[[ The data open ]]
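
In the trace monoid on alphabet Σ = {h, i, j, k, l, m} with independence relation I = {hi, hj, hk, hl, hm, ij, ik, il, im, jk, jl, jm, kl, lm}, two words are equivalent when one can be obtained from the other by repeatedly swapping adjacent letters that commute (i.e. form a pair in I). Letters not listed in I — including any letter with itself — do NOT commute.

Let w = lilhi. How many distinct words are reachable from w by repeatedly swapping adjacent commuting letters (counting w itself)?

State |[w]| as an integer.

piece 0:l — minimal
piece 1:i — minimal
piece 2:l rests on {0:l}
piece 3:h — minimal
piece 4:i rests on {1:i}
minimal pieces: {0:l, 1:i, 3:h}
ways to finish when only these pieces remain (= sum over removing one remaining piece with nothing left below it):
  1 left: {2}→1  {3}→1  {4}→1
  2 left: {0,2}→1  {1,4}→1  {2,3}→2  {2,4}→2  {3,4}→2
  3 left: {0,2,3}→3  {0,2,4}→3  {1,2,4}→3  {1,3,4}→3  {2,3,4}→6
  placing 0:l first → 12 extensions
  placing 1:i first → 12 extensions
  placing 3:h first → 6 extensions
total linear extensions = 30

30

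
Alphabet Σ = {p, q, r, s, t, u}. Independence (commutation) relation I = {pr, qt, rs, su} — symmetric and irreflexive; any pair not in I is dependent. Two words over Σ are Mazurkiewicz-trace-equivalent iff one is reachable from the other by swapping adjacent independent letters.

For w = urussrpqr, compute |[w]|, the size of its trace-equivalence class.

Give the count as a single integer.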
[[ The data closed ]]
§ **Exercise requirements**
Note every line of the entries in which "reachable" appears, and copy it down.

§ **Expected answer**
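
Let w = lilhi. How many distinct words are reachable from w by repeatedly swapping adjacent commuting letters (counting w itself)?
Alphabet Σ = {p, q, r, s, t, u}. Independence (commutation) relation I = {pr, qt, rs, su} — symmetric and irreflexive; any pair not in I is dependent. Two words over Σ are Mazurkiewicz-trace-equivalent iff one is reachable from the other by swapping adjacent independent letters.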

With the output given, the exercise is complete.